▶ _Exercise details_
Would you repeat the whole listing exactly?

▶ _Material provided_
::::::::::

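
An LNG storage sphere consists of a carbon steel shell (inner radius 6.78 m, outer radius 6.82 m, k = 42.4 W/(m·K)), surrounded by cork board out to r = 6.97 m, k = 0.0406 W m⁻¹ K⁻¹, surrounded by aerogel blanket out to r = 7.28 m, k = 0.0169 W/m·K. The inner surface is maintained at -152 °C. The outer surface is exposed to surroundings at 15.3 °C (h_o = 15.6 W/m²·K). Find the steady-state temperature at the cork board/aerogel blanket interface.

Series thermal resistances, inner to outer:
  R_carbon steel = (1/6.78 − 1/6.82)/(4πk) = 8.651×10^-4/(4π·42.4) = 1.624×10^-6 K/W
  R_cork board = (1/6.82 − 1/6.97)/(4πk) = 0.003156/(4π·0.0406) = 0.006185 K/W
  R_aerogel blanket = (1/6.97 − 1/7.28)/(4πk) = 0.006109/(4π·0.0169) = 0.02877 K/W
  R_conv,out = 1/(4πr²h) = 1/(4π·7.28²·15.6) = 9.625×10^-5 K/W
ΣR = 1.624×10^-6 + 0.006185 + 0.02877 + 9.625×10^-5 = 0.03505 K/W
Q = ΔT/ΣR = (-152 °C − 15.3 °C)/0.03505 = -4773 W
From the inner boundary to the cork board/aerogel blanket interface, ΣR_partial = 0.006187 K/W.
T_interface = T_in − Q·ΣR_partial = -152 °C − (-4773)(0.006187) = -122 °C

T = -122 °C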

::::::::::

▶ _Exercise result_
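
An LNG storage sphere consists of a carbon steel shell (inner radius 6.78 m, outer radius 6.82 m, k = 42.4 W/(m·K)), surrounded by cork board out to r = 6.97 m, k = 0.0406 W m⁻¹ K⁻¹, surrounded by aerogel blanket out to r = 7.28 m, k = 0.0169 W/m·K. The inner surface is maintained at -152 °C. The outer surface is exposed to surroundings at 15.3 °C (h_o = 15.6 W/m²·K). Find the steady-state temperature at the cork board/aerogel blanket interface.

Series thermal resistances, inner to outer:
  R_carbon steel = (1/6.78 − 1/6.82)/(4πk) = 8.651×10^-4/(4π·42.4) = 1.624×10^-6 K/W
  R_cork board = (1/6.82 − 1/6.97)/(4πk) = 0.003156/(4π·0.0406) = 0.006185 K/W
  R_aerogel blanket = (1/6.97 − 1/7.28)/(4πk) = 0.006109/(4π·0.0169) = 0.02877 K/W
  R_conv,out = 1/(4πr²h) = 1/(4π·7.28²·15.6) = 9.625×10^-5 K/W
ΣR = 1.624×10^-6 + 0.006185 + 0.02877 + 9.625×10^-5 = 0.03505 K/W
Q = ΔT/ΣR = (-152 °C − 15.3 °C)/0.03505 = -4773 W
From the inner boundary to the cork board/aerogel blanket interface, ΣR_partial = 0.006187 K/W.
T_interface = T_in − Q·ΣR_partial = -152 °C − (-4773)(0.006187) = -122 °C

T = -122 °C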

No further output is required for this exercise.